Stored data entries
※

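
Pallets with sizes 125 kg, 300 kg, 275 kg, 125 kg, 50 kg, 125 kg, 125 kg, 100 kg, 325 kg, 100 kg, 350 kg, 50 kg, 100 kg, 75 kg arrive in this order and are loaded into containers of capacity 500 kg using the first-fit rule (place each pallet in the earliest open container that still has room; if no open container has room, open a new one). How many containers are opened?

5

  125 → container 1 (new)  [load 125/500]
  300 → container 1  [load 425/500]
  275 → container 2 (new)  [load 275/500]
  125 → container 2  [load 400/500]
  50 → container 1  [load 475/500]
  125 → container 3 (new)  [load 125/500]
  125 → container 3  [load 250/500]
  100 → container 2  [load 500/500]
  325 → container 4 (new)  [load 325/500]
  100 → container 3  [load 350/500]
  350 → container 5 (new)  [load 350/500]
  50 → container 3  [load 400/500]
  100 → container 3  [load 500/500]
  75 → container 4  [load 400/500]
5 containers opened.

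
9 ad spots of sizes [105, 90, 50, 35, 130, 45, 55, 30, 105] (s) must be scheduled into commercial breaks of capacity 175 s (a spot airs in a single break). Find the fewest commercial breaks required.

Total = 130 + 105 + 105 + 90 + 55 + 50 + 45 + 35 + 30 = 645 s.
Lower bound: ⌈645/175⌉ = 4 commercial breaks.
A packing using 4 commercial breaks:
  break 1: 130 + 45 = 175
  break 2: 105 + 55 = 160
  break 3: 105 + 50 = 155
  break 4: 90 + 35 + 30 = 155
This matches the lower bound, so 4 is optimal.

4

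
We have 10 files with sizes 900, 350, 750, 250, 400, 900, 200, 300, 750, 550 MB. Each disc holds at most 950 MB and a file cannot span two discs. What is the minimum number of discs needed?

6

Total = 900 + 900 + 750 + 750 + 550 + 400 + 350 + 300 + 250 + 200 = 5350 MB.
Lower bound: ⌈5350/950⌉ = 6 discs.
A packing using 6 discs:
  disc 1: 900 = 900
  disc 2: 900 = 900
  disc 3: 750 + 200 = 950
  disc 4: 750 = 750
  disc 5: 550 + 400 = 950
  disc 6: 350 + 300 + 250 = 900
This matches the lower bound, so 6 is optimal.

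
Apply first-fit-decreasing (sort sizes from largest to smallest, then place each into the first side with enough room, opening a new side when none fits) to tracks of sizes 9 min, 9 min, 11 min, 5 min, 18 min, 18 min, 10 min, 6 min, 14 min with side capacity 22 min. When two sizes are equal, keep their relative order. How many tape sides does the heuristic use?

6

Sorted descending: 18, 18, 14, 11, 10, 9, 9, 6, 5.
  18 → side 1 (new)  [load 18/22]
  18 → side 2 (new)  [load 18/22]
  14 → side 3 (new)  [load 14/22]
  11 → side 4 (new)  [load 11/22]
  10 → side 4  [load 21/22]
  9 → side 5 (new)  [load 9/22]
  9 → side 5  [load 18/22]
  6 → side 3  [load 20/22]
  5 → side 6 (new)  [load 5/22]
6 tape sides opened.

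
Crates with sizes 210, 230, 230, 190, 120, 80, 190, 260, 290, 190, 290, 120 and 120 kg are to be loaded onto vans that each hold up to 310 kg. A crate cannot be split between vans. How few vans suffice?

9

Total = 290 + 290 + 260 + 230 + 230 + 210 + 190 + 190 + 190 + 120 + 120 + 120 + 80 = 2520 kg.
Lower bound: ⌈2520/310⌉ = 9 vans.
A packing using 9 vans:
  van 1: 290 = 290
  van 2: 290 = 290
  van 3: 260 = 260
  van 4: 230 + 80 = 310
  van 5: 230 = 230
  van 6: 210 = 210
  van 7: 190 + 120 = 310
  van 8: 190 + 120 = 310
  van 9: 190 + 120 = 310
This matches the lower bound, so 9 is optimal.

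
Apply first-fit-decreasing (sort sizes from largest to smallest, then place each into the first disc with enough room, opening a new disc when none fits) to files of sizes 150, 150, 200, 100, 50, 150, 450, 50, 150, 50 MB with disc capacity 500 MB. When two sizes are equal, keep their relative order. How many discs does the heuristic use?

Sorted descending: 450, 200, 150, 150, 150, 150, 100, 50, 50, 50.
  450 → disc 1 (new)  [load 450/500]
  200 → disc 2 (new)  [load 200/500]
  150 → disc 2  [load 350/500]
  150 → disc 2  [load 500/500]
  150 → disc 3 (new)  [load 150/500]
  150 → disc 3  [load 300/500]
  100 → disc 3  [load 400/500]
  50 → disc 1  [load 500/500]
  50 → disc 3  [load 450/500]
  50 → disc 3  [load 500/500]
3 discs opened.

3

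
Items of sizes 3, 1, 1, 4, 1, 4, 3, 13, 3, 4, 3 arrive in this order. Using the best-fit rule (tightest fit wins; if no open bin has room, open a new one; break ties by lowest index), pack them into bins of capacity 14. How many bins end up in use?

3

  3 → bin 1 (new)  [load 3/14]
  1 → bin 1  [load 4/14]
  1 → bin 1  [load 5/14]
  4 → bin 1  [load 9/14]
  1 → bin 1  [load 10/14]
  4 → bin 1  [load 14/14]
  3 → bin 2 (new)  [load 3/14]
  13 → bin 3 (new)  [load 13/14]
  3 → bin 2  [load 6/14]
  4 → bin 2  [load 10/14]
  3 → bin 2  [load 13/14]
3 bins opened.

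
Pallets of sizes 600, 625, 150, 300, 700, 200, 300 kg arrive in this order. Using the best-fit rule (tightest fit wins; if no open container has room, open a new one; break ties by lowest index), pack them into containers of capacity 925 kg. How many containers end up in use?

4

  600 → container 1 (new)  [load 600/925]
  625 → container 2 (new)  [load 625/925]
  150 → container 2  [load 775/925]
  300 → container 1  [load 900/925]
  700 → container 3 (new)  [load 700/925]
  200 → container 3  [load 900/925]
  300 → container 4 (new)  [load 300/925]
4 containers opened.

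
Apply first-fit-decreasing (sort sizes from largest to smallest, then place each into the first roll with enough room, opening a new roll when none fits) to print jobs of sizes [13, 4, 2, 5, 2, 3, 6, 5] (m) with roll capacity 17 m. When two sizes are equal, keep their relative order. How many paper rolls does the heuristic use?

Sorted descending: 13, 6, 5, 5, 4, 3, 2, 2.
  13 → roll 1 (new)  [load 13/17]
  6 → roll 2 (new)  [load 6/17]
  5 → roll 2  [load 11/17]
  5 → roll 2  [load 16/17]
  4 → roll 1  [load 17/17]
  3 → roll 3 (new)  [load 3/17]
  2 → roll 3  [load 5/17]
  2 → roll 3  [load 7/17]
3 paper rolls opened.

3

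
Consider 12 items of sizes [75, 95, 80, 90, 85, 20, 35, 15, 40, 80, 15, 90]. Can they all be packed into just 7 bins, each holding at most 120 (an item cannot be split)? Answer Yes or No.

A valid assignment using 7 bins:
  bin 1: 95 + 20 = 115
  bin 2: 90 + 15 + 15 = 120
  bin 3: 90 = 90
  bin 4: 85 + 35 = 120
  bin 5: 80 + 40 = 120
  bin 6: 80 = 80
  bin 7: 75 = 75
Every load is within 120, so 7 bins suffice.

Yes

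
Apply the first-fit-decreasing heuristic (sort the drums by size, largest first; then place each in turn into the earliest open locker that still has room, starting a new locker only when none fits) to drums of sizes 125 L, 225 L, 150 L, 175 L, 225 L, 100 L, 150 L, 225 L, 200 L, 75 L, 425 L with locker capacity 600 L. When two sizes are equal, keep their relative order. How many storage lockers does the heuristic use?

4

Sorted descending: 425, 225, 225, 225, 200, 175, 150, 150, 125, 100, 75.
  425 → locker 1 (new)  [load 425/600]
  225 → locker 2 (new)  [load 225/600]
  225 → locker 2  [load 450/600]
  225 → locker 3 (new)  [load 225/600]
  200 → locker 3  [load 425/600]
  175 → locker 1  [load 600/600]
  150 → locker 2  [load 600/600]
  150 → locker 3  [load 575/600]
  125 → locker 4 (new)  [load 125/600]
  100 → locker 4  [load 225/600]
  75 → locker 4  [load 300/600]
4 storage lockers opened.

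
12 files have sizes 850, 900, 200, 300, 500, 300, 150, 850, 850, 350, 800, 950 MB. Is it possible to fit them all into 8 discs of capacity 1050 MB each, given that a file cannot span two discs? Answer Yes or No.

A valid assignment using 8 discs:
  disc 1: 950 = 950
  disc 2: 900 + 150 = 1050
  disc 3: 850 + 200 = 1050
  disc 4: 850 = 850
  disc 5: 850 = 850
  disc 6: 800 = 800
  disc 7: 500 + 350 = 850
  disc 8: 300 + 300 = 600
Every load is within 1050 MB, so 8 discs suffice.

Yes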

※

__EXERCISE AIM__. Beginning at the line that holds "Apply the first-fit-decreasing", reproduce each line of the records above down to and including the last one.

__RESULT__.
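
Apply the first-fit-decreasing heuristic (sort the drums by size, largest first; then place each in turn into the earliest open locker that still has room, starting a new locker only when none fits) to drums of sizes 125 L, 225 L, 150 L, 175 L, 225 L, 100 L, 150 L, 225 L, 200 L, 75 L, 425 L with locker capacity 600 L. When two sizes are equal, keep their relative order. How many storage lockers does the heuristic use?

4

Sorted descending: 425, 225, 225, 225, 200, 175, 150, 150, 125, 100, 75.
  425 → locker 1 (new)  [load 425/600]
  225 → locker 2 (new)  [load 225/600]
  225 → locker 2  [load 450/600]
  225 → locker 3 (new)  [load 225/600]
  200 → locker 3  [load 425/600]
  175 → locker 1  [load 600/600]
  150 → locker 2  [load 600/600]
  150 → locker 3  [load 575/600]
  125 → locker 4 (new)  [load 125/600]
  100 → locker 4  [load 225/600]
  75 → locker 4  [load 300/600]
4 storage lockers opened.

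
12 files have sizes 850, 900, 200, 300, 500, 300, 150, 850, 850, 350, 800, 950 MB. Is it possible to fit them all into 8 discs of capacity 1050 MB each, given that a file cannot span two discs? Answer Yes or No.

A valid assignment using 8 discs:
  disc 1: 950 = 950
  disc 2: 900 + 150 = 1050
  disc 3: 850 + 200 = 1050
  disc 4: 850 = 850
  disc 5: 850 = 850
  disc 6: 800 = 800
  disc 7: 500 + 350 = 850
  disc 8: 300 + 300 = 600
Every load is within 1050 MB, so 8 discs suffice.

Yes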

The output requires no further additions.